* Problem to solve
Find "Two bottled-water firms, Xenon" in the data, then restate the line it sits in and every later line word for word, ending with the last line.

(Entries taken from a collection)
....
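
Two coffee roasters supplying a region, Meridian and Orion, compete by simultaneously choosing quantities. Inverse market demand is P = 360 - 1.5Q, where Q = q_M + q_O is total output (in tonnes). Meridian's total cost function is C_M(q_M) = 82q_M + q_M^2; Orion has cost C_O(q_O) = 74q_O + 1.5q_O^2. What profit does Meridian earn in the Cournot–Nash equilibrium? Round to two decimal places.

4983.75

Meridian's profit: π_M = (360 - 1.5Q)q_M - (82q_M + q_M²). Setting ∂π_M/∂q_M = 0: 278 - 5q_M - (3/2)(q_O) = 0.
Orion's first-order condition: 286 - 6q_O - (3/2)(q_M) = 0.
So q_M = (278 - (3/2)q_O)/5 and q_O = (286 - (3/2)q_M)/6.
Solving the pair: q_M = 1652/37, q_O = 36.5045.
Price P = 360 - (3/2)·81.1532 = 238.2703.
Meridian's profit: 238.2703·(1652/37) - 82·(1652/37) - (1652/37)² = 4983.7546.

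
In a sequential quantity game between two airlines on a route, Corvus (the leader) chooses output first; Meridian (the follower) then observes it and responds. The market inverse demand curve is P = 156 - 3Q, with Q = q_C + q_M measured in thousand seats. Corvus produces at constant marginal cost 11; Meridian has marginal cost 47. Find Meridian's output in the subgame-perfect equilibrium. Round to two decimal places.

Solve by backward induction. Given q_C, the follower Meridian maximises π_M = (156 - 3q_C - 3q_M)q_M - 47q_M.
∂π_M/∂q_M = 109 - 3q_C - 6q_M = 0 gives the reaction function q_M = (109 - 3q_C)/6.
Corvus substitutes q_M(q_C) into its own profit: π_C = q_C(156 - 3q_C - (109 - 3q_C)/2) - 11q_C = (203/2 - (3/2)q_C)q_C - 11q_C.
Maximising: ∂π_C/∂q_C = 181/2 - 3q_C = 0, giving q_C = 181/6.
Then q_M = (109 - 3·(181/6))/6 = 37/12.

3.08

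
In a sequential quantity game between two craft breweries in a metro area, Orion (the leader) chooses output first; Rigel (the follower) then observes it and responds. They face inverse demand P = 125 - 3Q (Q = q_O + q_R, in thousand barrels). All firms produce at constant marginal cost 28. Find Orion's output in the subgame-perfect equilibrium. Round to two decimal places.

Solve by backward induction. Given q_O, the follower Rigel maximises π_R = (125 - 3q_O - 3q_R)q_R - 28q_R.
∂π_R/∂q_R = 97 - 3q_O - 6q_R = 0 gives the reaction function q_R = (97 - 3q_O)/6.
Orion substitutes q_R(q_O) into its own profit: π_O = q_O(125 - 3q_O - (97 - 3q_O)/2) - 28q_O = (153/2 - (3/2)q_O)q_O - 28q_O.
Maximising: ∂π_O/∂q_O = 97/2 - 3q_O = 0, giving q_O = 97/6.
Then q_R = (97 - 3·(97/6))/6 = 97/12.

16.17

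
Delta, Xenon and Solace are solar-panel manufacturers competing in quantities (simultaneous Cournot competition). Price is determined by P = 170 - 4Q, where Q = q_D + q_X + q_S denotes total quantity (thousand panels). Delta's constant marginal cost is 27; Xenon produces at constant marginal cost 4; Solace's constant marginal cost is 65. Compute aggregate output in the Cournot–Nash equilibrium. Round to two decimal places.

Delta's profit: π_D = (170 - 4Q)q_D - (27q_D). Setting ∂π_D/∂q_D = 0: 143 - 8q_D - 4(q_X + q_S) = 0.
Xenon's profit: π_X = (170 - 4Q)q_X - (4q_X). Setting ∂π_X/∂q_X = 0: 166 - 8q_X - 4(q_D + q_S) = 0.
Solace's profit: π_S = (170 - 4Q)q_S - (65q_S). Setting ∂π_S/∂q_S = 0: 105 - 8q_S - 4(q_D + q_X) = 0.
Adding the 3 conditions: 414 − 8Q − 8Q = 0, i.e. Q = 207/8.
Back-substituting: q_D = (143 − 207/2)/4 = 79/8, q_X = (166 − 207/2)/4 = 125/8, q_S = (105 − 207/2)/4 = 3/8.
Total output Q = 79/8 + 125/8 + 3/8 = 207/8.

25.88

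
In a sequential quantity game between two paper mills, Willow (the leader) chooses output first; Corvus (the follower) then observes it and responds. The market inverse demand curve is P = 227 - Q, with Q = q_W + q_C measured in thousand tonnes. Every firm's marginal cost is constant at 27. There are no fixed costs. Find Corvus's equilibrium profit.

Solve by backward induction. Given q_W, the follower Corvus maximises π_C = (227 - q_W - q_C)q_C - 27q_C.
Follower FOC: 200 - q_W - 2q_C = 0, so q_C(q_W) = (200 - q_W)/2.
The leader anticipates this reaction. Substituting into P = 227 - Q gives P = 127 - (1/2)q_W, so π_W = (127 - (1/2)q_W)q_W - 27q_W.
Maximising: ∂π_W/∂q_W = 100 - q_W = 0, giving q_W = 100.
Then q_C = (200 - 100)/2 = 50.
Price P = 227 - 150 = 77.
Corvus's profit: (77 - 27)·50 = 2500.

2500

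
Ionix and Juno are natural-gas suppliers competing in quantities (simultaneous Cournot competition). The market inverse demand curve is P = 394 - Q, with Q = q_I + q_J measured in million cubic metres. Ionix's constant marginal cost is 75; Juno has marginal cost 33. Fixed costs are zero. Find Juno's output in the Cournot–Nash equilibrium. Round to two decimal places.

134.33

Ionix's profit: π_I = (394 - Q)q_I - (75q_I). Setting ∂π_I/∂q_I = 0: 319 - 2q_I - (q_J) = 0.
Juno's first-order condition: 361 - 2q_J - (q_I) = 0.
Rearranging gives the reaction functions q_I = (319 - q_J)/2 and q_J = (361 - q_I)/2.
Solving the pair: q_I = 277/3, q_J = 403/3.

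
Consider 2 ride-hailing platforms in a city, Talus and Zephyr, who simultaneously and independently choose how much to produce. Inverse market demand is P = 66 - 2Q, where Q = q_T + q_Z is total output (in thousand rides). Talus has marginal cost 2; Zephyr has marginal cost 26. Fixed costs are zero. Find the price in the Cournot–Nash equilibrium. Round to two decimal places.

31.33

Talus's profit: π_T = (66 - 2Q)q_T - (2q_T). Setting ∂π_T/∂q_T = 0: 64 - 4q_T - 2(q_Z) = 0.
Zephyr's first-order condition: 40 - 4q_Z - 2(q_T) = 0.
Rearranging gives the reaction functions q_T = (64 - 2q_Z)/4 and q_Z = (40 - 2q_T)/4.
Substituting one into the other gives q_T = 44/3 and q_Z = 8/3.
Total output Q = 52/3, so price P = 66 - 2·(52/3) = 94/3.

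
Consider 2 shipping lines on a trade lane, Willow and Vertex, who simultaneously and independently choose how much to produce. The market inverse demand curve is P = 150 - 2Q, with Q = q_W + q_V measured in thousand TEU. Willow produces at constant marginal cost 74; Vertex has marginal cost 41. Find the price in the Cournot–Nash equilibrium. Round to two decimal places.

Willow's profit: π_W = (150 - 2Q)q_W - (74q_W). Setting ∂π_W/∂q_W = 0: 76 - 4q_W - 2(q_V) = 0.
Vertex's profit: π_V = (150 - 2Q)q_V - (41q_V). Setting ∂π_V/∂q_V = 0: 109 - 4q_V - 2(q_W) = 0.
Best responses: q_W = (76 - 2q_V)/4, q_V = (109 - 2q_W)/4.
Solving the pair: q_W = 43/6, q_V = 71/3.
Total output Q = 185/6, so price P = 150 - 2·(185/6) = 265/3.

88.33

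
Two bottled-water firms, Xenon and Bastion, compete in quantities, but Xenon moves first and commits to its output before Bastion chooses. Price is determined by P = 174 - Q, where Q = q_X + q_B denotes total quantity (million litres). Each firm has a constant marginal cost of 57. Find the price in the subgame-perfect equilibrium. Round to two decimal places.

86.25

The follower Bastion best-responds to any q_X: π_B = (174 - Q)q_B - 57q_B.
Setting the follower's marginal profit to zero, 117 - q_X - 2q_B = 0, i.e. q_B = (117 - q_X)/2.
The leader anticipates this reaction. Substituting into P = 174 - Q gives P = 231/2 - (1/2)q_X, so π_X = (231/2 - (1/2)q_X)q_X - 57q_X.
The leader's first-order condition 117/2 - q_X = 0 yields q_X = 117/2.
Then q_B = (117 - 117/2)/2 = 117/4.
Total output Q = 351/4, so price P = 174 - 351/4 = 345/4.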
....
* Response to this exercise
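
Two bottled-water firms, Xenon and Bastion, compete in quantities, but Xenon moves first and commits to its output before Bastion chooses. Price is determined by P = 174 - Q, where Q = q_X + q_B denotes total quantity (million litres). Each firm has a constant marginal cost of 57. Find the price in the subgame-perfect equilibrium. Round to two decimal places.

86.25

The follower Bastion best-responds to any q_X: π_B = (174 - Q)q_B - 57q_B.
Setting the follower's marginal profit to zero, 117 - q_X - 2q_B = 0, i.e. q_B = (117 - q_X)/2.
The leader anticipates this reaction. Substituting into P = 174 - Q gives P = 231/2 - (1/2)q_X, so π_X = (231/2 - (1/2)q_X)q_X - 57q_X.
The leader's first-order condition 117/2 - q_X = 0 yields q_X = 117/2.
Then q_B = (117 - 117/2)/2 = 117/4.
Total output Q = 351/4, so price P = 174 - 351/4 = 345/4.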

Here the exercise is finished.